__Task__.
Give the data again exactly as it is written.

[Start of Attachment]

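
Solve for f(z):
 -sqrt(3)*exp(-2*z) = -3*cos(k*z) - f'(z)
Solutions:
 f(z) = C1 - sqrt(3)*exp(-2*z)/2 - 3*sin(k*z)/k


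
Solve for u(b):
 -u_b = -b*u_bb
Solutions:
 u(b) = C1 + C2*b^2


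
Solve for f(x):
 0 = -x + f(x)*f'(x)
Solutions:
 f(x) = -sqrt(C1 + x^2)
 f(x) = sqrt(C1 + x^2)


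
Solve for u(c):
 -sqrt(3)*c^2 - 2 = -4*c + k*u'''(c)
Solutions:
 u(c) = C1 + C2*c + C3*c^2 - sqrt(3)*c^5/(60*k) + c^4/(6*k) - c^3/(3*k)


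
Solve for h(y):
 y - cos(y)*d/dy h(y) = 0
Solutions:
 h(y) = C1 + Integral(y/cos(y), y)


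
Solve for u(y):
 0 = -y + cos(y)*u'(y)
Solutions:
 u(y) = C1 + Integral(y/cos(y), y)


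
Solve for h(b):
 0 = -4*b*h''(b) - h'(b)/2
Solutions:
 h(b) = C1 + C2*b^(7/8)


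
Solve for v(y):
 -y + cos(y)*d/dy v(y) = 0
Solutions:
 v(y) = C1 + Integral(y/cos(y), y)


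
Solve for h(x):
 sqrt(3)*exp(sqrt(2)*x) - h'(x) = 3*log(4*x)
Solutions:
 h(x) = C1 - 3*x*log(x) + 3*x*(1 - 2*log(2)) + sqrt(6)*exp(sqrt(2)*x)/2


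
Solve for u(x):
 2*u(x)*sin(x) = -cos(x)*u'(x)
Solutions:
 u(x) = C1*cos(x)^2


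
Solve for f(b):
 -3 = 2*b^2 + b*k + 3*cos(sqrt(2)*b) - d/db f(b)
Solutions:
 f(b) = C1 + 2*b^3/3 + b^2*k/2 + 3*b + 3*sqrt(2)*sin(sqrt(2)*b)/2


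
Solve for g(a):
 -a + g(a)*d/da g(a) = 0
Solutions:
 g(a) = -sqrt(C1 + a^2)
 g(a) = sqrt(C1 + a^2)


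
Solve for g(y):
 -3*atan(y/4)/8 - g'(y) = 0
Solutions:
 g(y) = C1 - 3*y*atan(y/4)/8 + 3*log(y^2 + 16)/4


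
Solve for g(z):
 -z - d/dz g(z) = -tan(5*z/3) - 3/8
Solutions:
 g(z) = C1 - z^2/2 + 3*z/8 - 3*log(cos(5*z/3))/5


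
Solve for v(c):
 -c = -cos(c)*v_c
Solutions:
 v(c) = C1 + Integral(c/cos(c), c)


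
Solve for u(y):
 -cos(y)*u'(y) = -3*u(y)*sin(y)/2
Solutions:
 u(y) = C1/cos(y)^(3/2)


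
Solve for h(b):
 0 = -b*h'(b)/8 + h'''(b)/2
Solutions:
 h(b) = C1 + Integral(C2*airyai(2^(1/3)*b/2) + C3*airybi(2^(1/3)*b/2), b)


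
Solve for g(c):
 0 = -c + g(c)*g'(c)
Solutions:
 g(c) = -sqrt(C1 + c^2)
 g(c) = sqrt(C1 + c^2)


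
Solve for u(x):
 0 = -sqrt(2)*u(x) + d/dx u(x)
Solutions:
 u(x) = C1*exp(sqrt(2)*x)


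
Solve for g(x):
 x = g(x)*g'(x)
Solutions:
 g(x) = -sqrt(C1 + x^2)
 g(x) = sqrt(C1 + x^2)


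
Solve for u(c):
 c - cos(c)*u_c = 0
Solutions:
 u(c) = C1 + Integral(c/cos(c), c)


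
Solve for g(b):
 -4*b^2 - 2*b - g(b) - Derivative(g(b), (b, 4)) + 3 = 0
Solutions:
 g(b) = -4*b^2 - 2*b + (C1*sin(sqrt(2)*b/2) + C2*cos(sqrt(2)*b/2))*exp(-sqrt(2)*b/2) + (C3*sin(sqrt(2)*b/2) + C4*cos(sqrt(2)*b/2))*exp(sqrt(2)*b/2) + 3


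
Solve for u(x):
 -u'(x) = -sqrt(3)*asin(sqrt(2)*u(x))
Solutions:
 Integral(1/asin(sqrt(2)*_y), (_y, u(x))) = C1 + sqrt(3)*x


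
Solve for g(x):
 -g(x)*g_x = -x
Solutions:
 g(x) = -sqrt(C1 + x^2)
 g(x) = sqrt(C1 + x^2)


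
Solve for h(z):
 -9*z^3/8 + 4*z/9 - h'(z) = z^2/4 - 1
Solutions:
 h(z) = C1 - 9*z^4/32 - z^3/12 + 2*z^2/9 + z


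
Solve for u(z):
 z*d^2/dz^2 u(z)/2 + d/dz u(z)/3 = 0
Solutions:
 u(z) = C1 + C2*z^(1/3)


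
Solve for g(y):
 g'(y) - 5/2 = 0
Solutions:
 g(y) = C1 + 5*y/2


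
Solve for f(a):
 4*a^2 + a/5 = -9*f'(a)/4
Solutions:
 f(a) = C1 - 16*a^3/27 - 2*a^2/45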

[End of Attachment]

__Written solution__.
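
Solve for f(z):
 -sqrt(3)*exp(-2*z) = -3*cos(k*z) - f'(z)
Solutions:
 f(z) = C1 - sqrt(3)*exp(-2*z)/2 - 3*sin(k*z)/k


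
Solve for u(b):
 -u_b = -b*u_bb
Solutions:
 u(b) = C1 + C2*b^2


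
Solve for f(x):
 0 = -x + f(x)*f'(x)
Solutions:
 f(x) = -sqrt(C1 + x^2)
 f(x) = sqrt(C1 + x^2)


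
Solve for u(c):
 -sqrt(3)*c^2 - 2 = -4*c + k*u'''(c)
Solutions:
 u(c) = C1 + C2*c + C3*c^2 - sqrt(3)*c^5/(60*k) + c^4/(6*k) - c^3/(3*k)


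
Solve for h(y):
 y - cos(y)*d/dy h(y) = 0
Solutions:
 h(y) = C1 + Integral(y/cos(y), y)


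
Solve for u(y):
 0 = -y + cos(y)*u'(y)
Solutions:
 u(y) = C1 + Integral(y/cos(y), y)


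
Solve for h(b):
 0 = -4*b*h''(b) - h'(b)/2
Solutions:
 h(b) = C1 + C2*b^(7/8)


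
Solve for v(y):
 -y + cos(y)*d/dy v(y) = 0
Solutions:
 v(y) = C1 + Integral(y/cos(y), y)


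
Solve for h(x):
 sqrt(3)*exp(sqrt(2)*x) - h'(x) = 3*log(4*x)
Solutions:
 h(x) = C1 - 3*x*log(x) + 3*x*(1 - 2*log(2)) + sqrt(6)*exp(sqrt(2)*x)/2


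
Solve for u(x):
 2*u(x)*sin(x) = -cos(x)*u'(x)
Solutions:
 u(x) = C1*cos(x)^2


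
Solve for f(b):
 -3 = 2*b^2 + b*k + 3*cos(sqrt(2)*b) - d/db f(b)
Solutions:
 f(b) = C1 + 2*b^3/3 + b^2*k/2 + 3*b + 3*sqrt(2)*sin(sqrt(2)*b)/2


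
Solve for g(a):
 -a + g(a)*d/da g(a) = 0
Solutions:
 g(a) = -sqrt(C1 + a^2)
 g(a) = sqrt(C1 + a^2)


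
Solve for g(y):
 -3*atan(y/4)/8 - g'(y) = 0
Solutions:
 g(y) = C1 - 3*y*atan(y/4)/8 + 3*log(y^2 + 16)/4


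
Solve for g(z):
 -z - d/dz g(z) = -tan(5*z/3) - 3/8
Solutions:
 g(z) = C1 - z^2/2 + 3*z/8 - 3*log(cos(5*z/3))/5


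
Solve for v(c):
 -c = -cos(c)*v_c
Solutions:
 v(c) = C1 + Integral(c/cos(c), c)


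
Solve for u(y):
 -cos(y)*u'(y) = -3*u(y)*sin(y)/2
Solutions:
 u(y) = C1/cos(y)^(3/2)


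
Solve for h(b):
 0 = -b*h'(b)/8 + h'''(b)/2
Solutions:
 h(b) = C1 + Integral(C2*airyai(2^(1/3)*b/2) + C3*airybi(2^(1/3)*b/2), b)


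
Solve for g(c):
 0 = -c + g(c)*g'(c)
Solutions:
 g(c) = -sqrt(C1 + c^2)
 g(c) = sqrt(C1 + c^2)


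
Solve for u(x):
 0 = -sqrt(2)*u(x) + d/dx u(x)
Solutions:
 u(x) = C1*exp(sqrt(2)*x)


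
Solve for g(x):
 x = g(x)*g'(x)
Solutions:
 g(x) = -sqrt(C1 + x^2)
 g(x) = sqrt(C1 + x^2)


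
Solve for u(c):
 c - cos(c)*u_c = 0
Solutions:
 u(c) = C1 + Integral(c/cos(c), c)


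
Solve for g(b):
 -4*b^2 - 2*b - g(b) - Derivative(g(b), (b, 4)) + 3 = 0
Solutions:
 g(b) = -4*b^2 - 2*b + (C1*sin(sqrt(2)*b/2) + C2*cos(sqrt(2)*b/2))*exp(-sqrt(2)*b/2) + (C3*sin(sqrt(2)*b/2) + C4*cos(sqrt(2)*b/2))*exp(sqrt(2)*b/2) + 3


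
Solve for u(x):
 -u'(x) = -sqrt(3)*asin(sqrt(2)*u(x))
Solutions:
 Integral(1/asin(sqrt(2)*_y), (_y, u(x))) = C1 + sqrt(3)*x


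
Solve for g(x):
 -g(x)*g_x = -x
Solutions:
 g(x) = -sqrt(C1 + x^2)
 g(x) = sqrt(C1 + x^2)


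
Solve for h(z):
 -9*z^3/8 + 4*z/9 - h'(z) = z^2/4 - 1
Solutions:
 h(z) = C1 - 9*z^4/32 - z^3/12 + 2*z^2/9 + z


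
Solve for u(z):
 z*d^2/dz^2 u(z)/2 + d/dz u(z)/3 = 0
Solutions:
 u(z) = C1 + C2*z^(1/3)


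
Solve for g(y):
 g'(y) - 5/2 = 0
Solutions:
 g(y) = C1 + 5*y/2


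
Solve for f(a):
 4*a^2 + a/5 = -9*f'(a)/4
Solutions:
 f(a) = C1 - 16*a^3/27 - 2*a^2/45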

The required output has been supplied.